■ Work to be completed ■
Would you print all of the entries word for word?

(Saved data entries)
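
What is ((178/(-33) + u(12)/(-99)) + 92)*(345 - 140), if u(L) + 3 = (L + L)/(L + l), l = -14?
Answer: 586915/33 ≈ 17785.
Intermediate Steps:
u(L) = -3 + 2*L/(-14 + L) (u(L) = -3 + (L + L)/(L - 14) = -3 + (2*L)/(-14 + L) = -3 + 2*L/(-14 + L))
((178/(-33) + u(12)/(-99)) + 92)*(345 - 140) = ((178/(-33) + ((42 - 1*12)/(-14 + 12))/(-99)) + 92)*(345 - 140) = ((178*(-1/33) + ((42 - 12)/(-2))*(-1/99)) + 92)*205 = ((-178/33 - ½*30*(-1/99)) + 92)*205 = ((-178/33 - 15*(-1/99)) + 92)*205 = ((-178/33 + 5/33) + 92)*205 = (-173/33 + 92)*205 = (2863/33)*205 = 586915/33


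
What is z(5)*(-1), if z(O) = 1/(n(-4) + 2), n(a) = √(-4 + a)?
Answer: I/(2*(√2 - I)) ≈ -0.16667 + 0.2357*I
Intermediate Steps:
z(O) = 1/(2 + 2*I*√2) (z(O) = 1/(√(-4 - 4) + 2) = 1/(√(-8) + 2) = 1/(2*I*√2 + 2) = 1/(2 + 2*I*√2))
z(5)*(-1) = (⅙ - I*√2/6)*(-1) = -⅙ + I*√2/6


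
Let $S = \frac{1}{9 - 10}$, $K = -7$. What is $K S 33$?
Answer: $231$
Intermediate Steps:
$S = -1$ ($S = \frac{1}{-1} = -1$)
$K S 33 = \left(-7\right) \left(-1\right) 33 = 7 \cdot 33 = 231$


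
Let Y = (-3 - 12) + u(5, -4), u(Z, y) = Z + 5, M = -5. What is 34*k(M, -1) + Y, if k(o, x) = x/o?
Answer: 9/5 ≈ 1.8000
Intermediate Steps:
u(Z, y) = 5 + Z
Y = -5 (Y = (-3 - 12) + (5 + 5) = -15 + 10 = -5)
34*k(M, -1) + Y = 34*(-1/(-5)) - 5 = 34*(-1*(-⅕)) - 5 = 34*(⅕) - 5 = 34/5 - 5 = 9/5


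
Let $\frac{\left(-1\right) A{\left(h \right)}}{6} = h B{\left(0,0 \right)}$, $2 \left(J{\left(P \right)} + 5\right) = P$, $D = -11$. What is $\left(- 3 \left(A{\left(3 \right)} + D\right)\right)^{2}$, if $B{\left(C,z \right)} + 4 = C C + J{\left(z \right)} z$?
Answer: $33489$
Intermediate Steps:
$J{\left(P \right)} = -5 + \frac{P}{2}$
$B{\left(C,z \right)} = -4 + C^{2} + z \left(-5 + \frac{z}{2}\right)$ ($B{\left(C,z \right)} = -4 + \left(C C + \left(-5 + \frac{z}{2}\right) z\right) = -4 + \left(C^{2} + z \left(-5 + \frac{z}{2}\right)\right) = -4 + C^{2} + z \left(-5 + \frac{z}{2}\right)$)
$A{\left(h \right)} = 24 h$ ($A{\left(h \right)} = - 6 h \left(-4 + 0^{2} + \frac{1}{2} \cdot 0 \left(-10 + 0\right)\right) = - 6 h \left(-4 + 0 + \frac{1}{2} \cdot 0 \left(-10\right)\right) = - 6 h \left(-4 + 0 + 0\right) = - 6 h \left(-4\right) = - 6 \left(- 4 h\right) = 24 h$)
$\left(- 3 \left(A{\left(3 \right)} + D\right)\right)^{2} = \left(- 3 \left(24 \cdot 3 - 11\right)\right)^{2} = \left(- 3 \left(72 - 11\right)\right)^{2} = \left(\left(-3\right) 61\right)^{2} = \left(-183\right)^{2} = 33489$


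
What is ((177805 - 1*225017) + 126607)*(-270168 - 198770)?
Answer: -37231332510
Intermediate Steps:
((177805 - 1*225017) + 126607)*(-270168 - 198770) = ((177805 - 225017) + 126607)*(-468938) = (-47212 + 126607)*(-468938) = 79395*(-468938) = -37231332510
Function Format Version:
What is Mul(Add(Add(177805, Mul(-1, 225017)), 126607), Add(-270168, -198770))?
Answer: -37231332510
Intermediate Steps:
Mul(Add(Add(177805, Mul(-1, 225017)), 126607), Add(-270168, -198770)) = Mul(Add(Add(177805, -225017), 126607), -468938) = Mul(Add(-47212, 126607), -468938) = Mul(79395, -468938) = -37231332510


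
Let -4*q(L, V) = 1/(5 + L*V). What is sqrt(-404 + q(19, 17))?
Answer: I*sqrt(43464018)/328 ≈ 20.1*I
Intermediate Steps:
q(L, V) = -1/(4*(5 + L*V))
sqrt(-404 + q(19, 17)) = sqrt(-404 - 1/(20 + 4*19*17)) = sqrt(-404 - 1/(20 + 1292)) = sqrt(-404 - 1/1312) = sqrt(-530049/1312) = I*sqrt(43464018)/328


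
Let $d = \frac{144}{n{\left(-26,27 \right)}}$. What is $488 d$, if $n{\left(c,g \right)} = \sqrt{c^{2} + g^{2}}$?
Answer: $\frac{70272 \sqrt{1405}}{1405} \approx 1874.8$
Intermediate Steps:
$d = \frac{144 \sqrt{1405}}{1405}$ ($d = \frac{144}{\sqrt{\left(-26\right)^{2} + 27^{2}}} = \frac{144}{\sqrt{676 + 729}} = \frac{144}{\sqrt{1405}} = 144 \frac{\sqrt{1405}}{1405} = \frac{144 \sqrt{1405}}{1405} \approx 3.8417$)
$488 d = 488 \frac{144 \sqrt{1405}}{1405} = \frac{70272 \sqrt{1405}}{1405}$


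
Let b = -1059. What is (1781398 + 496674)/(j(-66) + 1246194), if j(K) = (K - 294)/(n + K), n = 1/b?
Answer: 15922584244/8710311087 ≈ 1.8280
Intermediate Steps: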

■ Output for this task ■
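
What is ((178/(-33) + u(12)/(-99)) + 92)*(345 - 140), if u(L) + 3 = (L + L)/(L + l), l = -14?
Answer: 586915/33 ≈ 17785.
Intermediate Steps:
u(L) = -3 + 2*L/(-14 + L) (u(L) = -3 + (L + L)/(L - 14) = -3 + (2*L)/(-14 + L) = -3 + 2*L/(-14 + L))
((178/(-33) + u(12)/(-99)) + 92)*(345 - 140) = ((178/(-33) + ((42 - 1*12)/(-14 + 12))/(-99)) + 92)*(345 - 140) = ((178*(-1/33) + ((42 - 12)/(-2))*(-1/99)) + 92)*205 = ((-178/33 - ½*30*(-1/99)) + 92)*205 = ((-178/33 - 15*(-1/99)) + 92)*205 = ((-178/33 + 5/33) + 92)*205 = (-173/33 + 92)*205 = (2863/33)*205 = 586915/33


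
What is z(5)*(-1), if z(O) = 1/(n(-4) + 2), n(a) = √(-4 + a)?
Answer: I/(2*(√2 - I)) ≈ -0.16667 + 0.2357*I
Intermediate Steps:
z(O) = 1/(2 + 2*I*√2) (z(O) = 1/(√(-4 - 4) + 2) = 1/(√(-8) + 2) = 1/(2*I*√2 + 2) = 1/(2 + 2*I*√2))
z(5)*(-1) = (⅙ - I*√2/6)*(-1) = -⅙ + I*√2/6


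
Let $S = \frac{1}{9 - 10}$, $K = -7$. What is $K S 33$?
Answer: $231$
Intermediate Steps:
$S = -1$ ($S = \frac{1}{-1} = -1$)
$K S 33 = \left(-7\right) \left(-1\right) 33 = 7 \cdot 33 = 231$


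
Let Y = (-3 - 12) + u(5, -4), u(Z, y) = Z + 5, M = -5. What is 34*k(M, -1) + Y, if k(o, x) = x/o?
Answer: 9/5 ≈ 1.8000
Intermediate Steps:
u(Z, y) = 5 + Z
Y = -5 (Y = (-3 - 12) + (5 + 5) = -15 + 10 = -5)
34*k(M, -1) + Y = 34*(-1/(-5)) - 5 = 34*(-1*(-⅕)) - 5 = 34*(⅕) - 5 = 34/5 - 5 = 9/5


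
Let $\frac{\left(-1\right) A{\left(h \right)}}{6} = h B{\left(0,0 \right)}$, $2 \left(J{\left(P \right)} + 5\right) = P$, $D = -11$. What is $\left(- 3 \left(A{\left(3 \right)} + D\right)\right)^{2}$, if $B{\left(C,z \right)} + 4 = C C + J{\left(z \right)} z$?
Answer: $33489$
Intermediate Steps:
$J{\left(P \right)} = -5 + \frac{P}{2}$
$B{\left(C,z \right)} = -4 + C^{2} + z \left(-5 + \frac{z}{2}\right)$ ($B{\left(C,z \right)} = -4 + \left(C C + \left(-5 + \frac{z}{2}\right) z\right) = -4 + \left(C^{2} + z \left(-5 + \frac{z}{2}\right)\right) = -4 + C^{2} + z \left(-5 + \frac{z}{2}\right)$)
$A{\left(h \right)} = 24 h$ ($A{\left(h \right)} = - 6 h \left(-4 + 0^{2} + \frac{1}{2} \cdot 0 \left(-10 + 0\right)\right) = - 6 h \left(-4 + 0 + \frac{1}{2} \cdot 0 \left(-10\right)\right) = - 6 h \left(-4 + 0 + 0\right) = - 6 h \left(-4\right) = - 6 \left(- 4 h\right) = 24 h$)
$\left(- 3 \left(A{\left(3 \right)} + D\right)\right)^{2} = \left(- 3 \left(24 \cdot 3 - 11\right)\right)^{2} = \left(- 3 \left(72 - 11\right)\right)^{2} = \left(\left(-3\right) 61\right)^{2} = \left(-183\right)^{2} = 33489$


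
What is ((177805 - 1*225017) + 126607)*(-270168 - 198770)?
Answer: -37231332510
Intermediate Steps:
((177805 - 1*225017) + 126607)*(-270168 - 198770) = ((177805 - 225017) + 126607)*(-468938) = (-47212 + 126607)*(-468938) = 79395*(-468938) = -37231332510
Function Format Version:
What is Mul(Add(Add(177805, Mul(-1, 225017)), 126607), Add(-270168, -198770))?
Answer: -37231332510
Intermediate Steps:
Mul(Add(Add(177805, Mul(-1, 225017)), 126607), Add(-270168, -198770)) = Mul(Add(Add(177805, -225017), 126607), -468938) = Mul(Add(-47212, 126607), -468938) = Mul(79395, -468938) = -37231332510


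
Let -4*q(L, V) = 1/(5 + L*V). What is sqrt(-404 + q(19, 17))?
Answer: I*sqrt(43464018)/328 ≈ 20.1*I
Intermediate Steps:
q(L, V) = -1/(4*(5 + L*V))
sqrt(-404 + q(19, 17)) = sqrt(-404 - 1/(20 + 4*19*17)) = sqrt(-404 - 1/(20 + 1292)) = sqrt(-404 - 1/1312) = sqrt(-530049/1312) = I*sqrt(43464018)/328


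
Let $d = \frac{144}{n{\left(-26,27 \right)}}$. What is $488 d$, if $n{\left(c,g \right)} = \sqrt{c^{2} + g^{2}}$?
Answer: $\frac{70272 \sqrt{1405}}{1405} \approx 1874.8$
Intermediate Steps:
$d = \frac{144 \sqrt{1405}}{1405}$ ($d = \frac{144}{\sqrt{\left(-26\right)^{2} + 27^{2}}} = \frac{144}{\sqrt{676 + 729}} = \frac{144}{\sqrt{1405}} = 144 \frac{\sqrt{1405}}{1405} = \frac{144 \sqrt{1405}}{1405} \approx 3.8417$)
$488 d = 488 \frac{144 \sqrt{1405}}{1405} = \frac{70272 \sqrt{1405}}{1405}$


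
Let b = -1059. What is (1781398 + 496674)/(j(-66) + 1246194), if j(K) = (K - 294)/(n + K), n = 1/b?
Answer: 15922584244/8710311087 ≈ 1.8280
Intermediate Steps: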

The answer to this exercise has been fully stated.